Exactly the lines from the one with "Flank: (8, 0)" to the end of the data below should be set down, and no others.

**Saved entries:**
⟨

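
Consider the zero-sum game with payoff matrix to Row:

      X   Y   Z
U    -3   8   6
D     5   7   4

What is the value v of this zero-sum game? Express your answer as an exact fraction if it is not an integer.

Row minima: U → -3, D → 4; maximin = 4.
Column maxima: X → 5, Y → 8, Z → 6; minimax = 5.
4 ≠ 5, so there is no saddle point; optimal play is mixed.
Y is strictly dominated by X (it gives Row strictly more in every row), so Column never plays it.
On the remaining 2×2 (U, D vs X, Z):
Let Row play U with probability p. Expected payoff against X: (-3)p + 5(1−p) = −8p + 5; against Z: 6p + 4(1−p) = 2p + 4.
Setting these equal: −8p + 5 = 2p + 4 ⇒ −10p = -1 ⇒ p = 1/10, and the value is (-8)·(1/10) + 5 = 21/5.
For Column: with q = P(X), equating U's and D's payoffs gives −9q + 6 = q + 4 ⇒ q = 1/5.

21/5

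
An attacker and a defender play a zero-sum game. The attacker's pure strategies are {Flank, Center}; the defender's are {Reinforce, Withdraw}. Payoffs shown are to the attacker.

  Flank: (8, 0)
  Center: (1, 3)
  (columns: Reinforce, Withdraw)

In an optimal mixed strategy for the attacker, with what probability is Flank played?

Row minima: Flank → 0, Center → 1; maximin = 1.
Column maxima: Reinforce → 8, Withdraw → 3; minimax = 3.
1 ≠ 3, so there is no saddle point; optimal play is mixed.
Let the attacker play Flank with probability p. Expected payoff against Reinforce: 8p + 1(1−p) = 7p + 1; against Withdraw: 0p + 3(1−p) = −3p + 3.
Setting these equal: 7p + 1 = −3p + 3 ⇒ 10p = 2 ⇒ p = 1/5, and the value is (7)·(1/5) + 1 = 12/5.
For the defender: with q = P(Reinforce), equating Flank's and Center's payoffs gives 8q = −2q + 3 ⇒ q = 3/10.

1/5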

⟩

**Exercise result:**
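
  Flank: (8, 0)
  Center: (1, 3)
  (columns: Reinforce, Withdraw)

In an optimal mixed strategy for the attacker, with what probability is Flank played?

Row minima: Flank → 0, Center → 1; maximin = 1.
Column maxima: Reinforce → 8, Withdraw → 3; minimax = 3.
1 ≠ 3, so there is no saddle point; optimal play is mixed.
Let the attacker play Flank with probability p. Expected payoff against Reinforce: 8p + 1(1−p) = 7p + 1; against Withdraw: 0p + 3(1−p) = −3p + 3.
Setting these equal: 7p + 1 = −3p + 3 ⇒ 10p = 2 ⇒ p = 1/5, and the value is (7)·(1/5) + 1 = 12/5.
For the defender: with q = P(Reinforce), equating Flank's and Center's payoffs gives 8q = −2q + 3 ⇒ q = 3/10.

1/5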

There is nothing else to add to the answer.